⟨

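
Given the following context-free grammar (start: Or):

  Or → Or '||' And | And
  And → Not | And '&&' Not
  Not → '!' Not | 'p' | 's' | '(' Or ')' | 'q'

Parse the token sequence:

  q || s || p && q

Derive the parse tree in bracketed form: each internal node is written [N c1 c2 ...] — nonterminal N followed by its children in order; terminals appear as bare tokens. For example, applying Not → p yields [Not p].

Or
Or || And
Or || And || And
And || And || And
Not || And || And
q || And || And
q || Not || And
q || s || And
q || s || And && Not
q || s || Not && Not
q || s || p && Not
q || s || p && q

[Or [Or [Or [And [Not q]]] || [And [Not s]]] || [And [And [Not p]] && [Not q]]]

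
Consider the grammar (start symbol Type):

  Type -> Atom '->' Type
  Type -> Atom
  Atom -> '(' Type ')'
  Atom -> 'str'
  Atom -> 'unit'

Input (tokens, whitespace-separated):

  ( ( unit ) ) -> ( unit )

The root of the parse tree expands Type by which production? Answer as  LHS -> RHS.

[Type [Atom ( [Type [Atom ( [Type [Atom unit]] )]] )] -> [Type [Atom ( [Type [Atom unit]] )]]]

Type -> Atom '->' Type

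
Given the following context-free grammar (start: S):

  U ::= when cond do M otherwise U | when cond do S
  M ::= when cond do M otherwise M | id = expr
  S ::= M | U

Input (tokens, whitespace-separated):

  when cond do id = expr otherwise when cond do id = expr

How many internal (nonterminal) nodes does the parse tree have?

[S [U when cond do [M id = expr] otherwise [U when cond do [S [M id = expr]]]]]

6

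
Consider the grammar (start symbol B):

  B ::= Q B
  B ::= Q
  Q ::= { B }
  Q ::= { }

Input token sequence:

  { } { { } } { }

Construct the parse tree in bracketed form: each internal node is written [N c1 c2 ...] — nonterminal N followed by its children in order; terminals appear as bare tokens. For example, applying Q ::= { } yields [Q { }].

B
Q B
{ } B
{ } Q B
{ } { B } B
{ } { Q } B
{ } { { } } B
{ } { { } } Q
{ } { { } } { }

[B [Q { }] [B [Q { [B [Q { }]] }] [B [Q { }]]]]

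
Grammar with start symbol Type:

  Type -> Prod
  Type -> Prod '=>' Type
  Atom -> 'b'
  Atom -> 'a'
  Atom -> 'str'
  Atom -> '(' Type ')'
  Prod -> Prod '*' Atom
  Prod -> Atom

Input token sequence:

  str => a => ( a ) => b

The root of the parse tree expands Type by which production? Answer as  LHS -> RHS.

Type -> Prod '=>' Type

[Type [Prod [Atom str]] => [Type [Prod [Atom a]] => [Type [Prod [Atom ( [Type [Prod [Atom a]]] )]] => [Type [Prod [Atom b]]]]]]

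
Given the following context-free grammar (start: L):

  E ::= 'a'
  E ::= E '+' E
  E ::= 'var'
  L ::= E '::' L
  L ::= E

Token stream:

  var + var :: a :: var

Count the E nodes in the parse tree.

5

[L [E [E var] + [E var]] :: [L [E a] :: [L [E var]]]]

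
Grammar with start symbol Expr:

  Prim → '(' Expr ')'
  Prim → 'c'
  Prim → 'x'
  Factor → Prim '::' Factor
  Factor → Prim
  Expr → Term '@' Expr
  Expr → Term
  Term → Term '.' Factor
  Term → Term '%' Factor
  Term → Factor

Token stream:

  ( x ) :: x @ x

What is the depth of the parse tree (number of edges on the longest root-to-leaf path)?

[Expr [Term [Factor [Prim ( [Expr [Term [Factor [Prim x]]]] )] :: [Factor [Prim x]]]] @ [Expr [Term [Factor [Prim x]]]]]

8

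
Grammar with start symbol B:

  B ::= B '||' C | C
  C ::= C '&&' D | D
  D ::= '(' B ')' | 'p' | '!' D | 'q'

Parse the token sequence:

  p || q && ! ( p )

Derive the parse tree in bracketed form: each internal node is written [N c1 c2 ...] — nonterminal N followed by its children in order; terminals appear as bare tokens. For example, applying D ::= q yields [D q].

B
B || C
C || C
D || C
p || C
p || C && D
p || D && D
p || q && D
p || q && ! D
p || q && ! ( B )
p || q && ! ( C )
p || q && ! ( D )
p || q && ! ( p )

[B [B [C [D p]]] || [C [C [D q]] && [D ! [D ( [B [C [D p]]] )]]]]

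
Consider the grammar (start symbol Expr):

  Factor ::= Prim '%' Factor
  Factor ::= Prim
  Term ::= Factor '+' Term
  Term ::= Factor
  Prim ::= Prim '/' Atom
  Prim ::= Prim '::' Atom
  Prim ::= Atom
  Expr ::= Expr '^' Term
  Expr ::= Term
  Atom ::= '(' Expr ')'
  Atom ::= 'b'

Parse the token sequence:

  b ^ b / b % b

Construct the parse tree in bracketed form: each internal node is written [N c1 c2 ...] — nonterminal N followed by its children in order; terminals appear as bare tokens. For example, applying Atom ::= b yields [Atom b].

Expr
Expr ^ Term
Term ^ Term
Factor ^ Term
Prim ^ Term
Atom ^ Term
b ^ Term
b ^ Factor
b ^ Prim % Factor
b ^ Prim / Atom % Factor
b ^ Atom / Atom % Factor
b ^ b / Atom % Factor
b ^ b / b % Factor
b ^ b / b % Prim
b ^ b / b % Atom
b ^ b / b % b

[Expr [Expr [Term [Factor [Prim [Atom b]]]]] ^ [Term [Factor [Prim [Prim [Atom b]] / [Atom b]] % [Factor [Prim [Atom b]]]]]]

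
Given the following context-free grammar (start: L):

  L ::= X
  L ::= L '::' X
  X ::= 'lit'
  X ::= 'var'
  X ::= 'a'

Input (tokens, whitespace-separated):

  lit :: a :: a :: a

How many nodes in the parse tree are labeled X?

[L [L [L [L [X lit]] :: [X a]] :: [X a]] :: [X a]]

4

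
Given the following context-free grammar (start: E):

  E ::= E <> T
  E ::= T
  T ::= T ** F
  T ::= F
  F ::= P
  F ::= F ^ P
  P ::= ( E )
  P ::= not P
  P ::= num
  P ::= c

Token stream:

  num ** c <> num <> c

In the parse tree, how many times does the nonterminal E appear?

3

[E [E [E [T [T [F [P num]]] ** [F [P c]]]] <> [T [F [P num]]]] <> [T [F [P c]]]]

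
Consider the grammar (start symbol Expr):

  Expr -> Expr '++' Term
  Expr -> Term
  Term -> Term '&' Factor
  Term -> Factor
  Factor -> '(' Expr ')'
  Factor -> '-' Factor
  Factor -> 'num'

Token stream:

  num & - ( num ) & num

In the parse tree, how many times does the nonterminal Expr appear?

[Expr [Term [Term [Term [Factor num]] & [Factor - [Factor ( [Expr [Term [Factor num]]] )]]] & [Factor num]]]

2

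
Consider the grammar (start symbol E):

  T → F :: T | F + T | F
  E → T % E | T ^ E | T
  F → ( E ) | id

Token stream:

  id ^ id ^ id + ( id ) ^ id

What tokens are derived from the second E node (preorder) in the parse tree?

id ^ id + ( id ) ^ id

[E [T [F id]] ^ [E [T [F id]] ^ [E [T [F id] + [T [F ( [E [T [F id]]] )]]] ^ [E [T [F id]]]]]]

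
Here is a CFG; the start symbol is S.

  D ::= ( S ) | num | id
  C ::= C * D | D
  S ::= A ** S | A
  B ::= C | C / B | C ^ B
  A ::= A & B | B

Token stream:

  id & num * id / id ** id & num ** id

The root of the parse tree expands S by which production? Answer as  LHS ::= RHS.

[S [A [A [B [C [D id]]]] & [B [C [C [D num]] * [D id]] / [B [C [D id]]]]] ** [S [A [A [B [C [D id]]]] & [B [C [D num]]]] ** [S [A [B [C [D id]]]]]]]

S ::= A ** S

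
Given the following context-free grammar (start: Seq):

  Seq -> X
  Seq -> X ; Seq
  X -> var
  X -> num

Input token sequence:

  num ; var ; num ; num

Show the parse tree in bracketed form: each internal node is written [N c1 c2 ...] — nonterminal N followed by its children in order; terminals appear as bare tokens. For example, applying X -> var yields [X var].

[Seq [X num] ; [Seq [X var] ; [Seq [X num] ; [Seq [X num]]]]]

Seq
X ; Seq
num ; Seq
num ; X ; Seq
num ; var ; Seq
num ; var ; X ; Seq
num ; var ; num ; Seq
num ; var ; num ; X
num ; var ; num ; num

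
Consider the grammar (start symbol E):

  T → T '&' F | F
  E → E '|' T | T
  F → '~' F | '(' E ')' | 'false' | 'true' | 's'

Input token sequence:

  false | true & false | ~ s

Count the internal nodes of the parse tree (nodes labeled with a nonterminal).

[E [E [E [T [F false]]] | [T [T [F true]] & [F false]]] | [T [F ~ [F s]]]]

12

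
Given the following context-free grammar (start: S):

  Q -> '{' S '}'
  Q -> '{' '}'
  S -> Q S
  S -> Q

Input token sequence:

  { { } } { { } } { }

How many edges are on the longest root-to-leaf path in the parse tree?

[S [Q { [S [Q { }]] }] [S [Q { [S [Q { }]] }] [S [Q { }]]]]

5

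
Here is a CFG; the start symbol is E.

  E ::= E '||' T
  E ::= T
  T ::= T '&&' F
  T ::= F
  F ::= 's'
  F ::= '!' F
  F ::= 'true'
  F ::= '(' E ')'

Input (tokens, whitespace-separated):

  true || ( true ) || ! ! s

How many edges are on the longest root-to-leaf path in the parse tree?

[E [E [E [T [F true]]] || [T [F ( [E [T [F true]]] )]]] || [T [F ! [F ! [F s]]]]]

7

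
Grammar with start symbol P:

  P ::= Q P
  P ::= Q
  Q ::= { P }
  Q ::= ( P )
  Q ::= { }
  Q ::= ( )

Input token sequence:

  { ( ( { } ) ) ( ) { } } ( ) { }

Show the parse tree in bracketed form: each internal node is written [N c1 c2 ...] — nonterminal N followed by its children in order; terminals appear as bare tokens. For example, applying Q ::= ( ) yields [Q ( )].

P
Q P
{ P } P
{ Q P } P
{ ( P ) P } P
{ ( Q ) P } P
{ ( ( P ) ) P } P
{ ( ( Q ) ) P } P
{ ( ( { } ) ) P } P
{ ( ( { } ) ) Q P } P
{ ( ( { } ) ) ( ) P } P
{ ( ( { } ) ) ( ) Q } P
{ ( ( { } ) ) ( ) { } } P
{ ( ( { } ) ) ( ) { } } Q P
{ ( ( { } ) ) ( ) { } } ( ) P
{ ( ( { } ) ) ( ) { } } ( ) Q
{ ( ( { } ) ) ( ) { } } ( ) { }

[P [Q { [P [Q ( [P [Q ( [P [Q { }]] )]] )] [P [Q ( )] [P [Q { }]]]] }] [P [Q ( )] [P [Q { }]]]]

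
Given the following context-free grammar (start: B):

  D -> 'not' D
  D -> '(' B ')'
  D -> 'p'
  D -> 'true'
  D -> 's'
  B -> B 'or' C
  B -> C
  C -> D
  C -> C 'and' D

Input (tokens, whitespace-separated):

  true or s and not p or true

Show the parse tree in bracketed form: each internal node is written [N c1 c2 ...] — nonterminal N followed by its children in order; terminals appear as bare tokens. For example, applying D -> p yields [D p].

B
B or C
B or C or C
C or C or C
D or C or C
true or C or C
true or C and D or C
true or D and D or C
true or s and D or C
true or s and not D or C
true or s and not p or C
true or s and not p or D
true or s and not p or true

[B [B [B [C [D true]]] or [C [C [D s]] and [D not [D p]]]] or [C [D true]]]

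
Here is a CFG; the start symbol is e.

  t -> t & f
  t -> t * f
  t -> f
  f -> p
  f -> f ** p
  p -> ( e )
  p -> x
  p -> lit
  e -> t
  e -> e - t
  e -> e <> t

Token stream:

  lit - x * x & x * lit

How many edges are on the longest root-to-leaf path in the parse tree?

[e [e [t [f [p lit]]]] - [t [t [t [t [f [p x]]] * [f [p x]]] & [f [p x]]] * [f [p lit]]]]

7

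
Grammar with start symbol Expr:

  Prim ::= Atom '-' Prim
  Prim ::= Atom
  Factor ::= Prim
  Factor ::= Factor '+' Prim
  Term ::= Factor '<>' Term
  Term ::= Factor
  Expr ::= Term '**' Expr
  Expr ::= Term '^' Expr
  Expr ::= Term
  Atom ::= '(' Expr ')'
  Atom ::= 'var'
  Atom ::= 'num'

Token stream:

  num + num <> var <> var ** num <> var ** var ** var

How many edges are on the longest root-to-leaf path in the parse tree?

[Expr [Term [Factor [Factor [Prim [Atom num]]] + [Prim [Atom num]]] <> [Term [Factor [Prim [Atom var]]] <> [Term [Factor [Prim [Atom var]]]]]] ** [Expr [Term [Factor [Prim [Atom num]]] <> [Term [Factor [Prim [Atom var]]]]] ** [Expr [Term [Factor [Prim [Atom var]]]] ** [Expr [Term [Factor [Prim [Atom var]]]]]]]]

8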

⟩

(Required action): Set apart and copy each line of the records that holds the word "Here".

(Written response):
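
Here is a CFG; the start symbol is S.
Here is a CFG; the start symbol is E.
Here is a CFG; the start symbol is e.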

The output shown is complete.